WHAT THE TASK ASKS: Write out exactly the lines that run from the one containing "14.78 Hz + 2.757 kHz = (in μHz) 2.772e+09" to the end of the entries below, with both end lines included.

Stored data:
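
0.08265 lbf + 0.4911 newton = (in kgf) 0.08757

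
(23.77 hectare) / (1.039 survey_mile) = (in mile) 0.08833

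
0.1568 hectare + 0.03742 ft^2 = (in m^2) 1568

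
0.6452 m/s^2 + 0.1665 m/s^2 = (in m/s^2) 0.8117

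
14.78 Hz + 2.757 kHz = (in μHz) 2.772e+09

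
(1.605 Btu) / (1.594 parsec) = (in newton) 3.443e-14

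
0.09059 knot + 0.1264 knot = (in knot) 0.217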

SOLUTION:
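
14.78 Hz + 2.757 kHz = (in μHz) 2.772e+09

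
(1.605 Btu) / (1.594 parsec) = (in newton) 3.443e-14

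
0.09059 knot + 0.1264 knot = (in knot) 0.217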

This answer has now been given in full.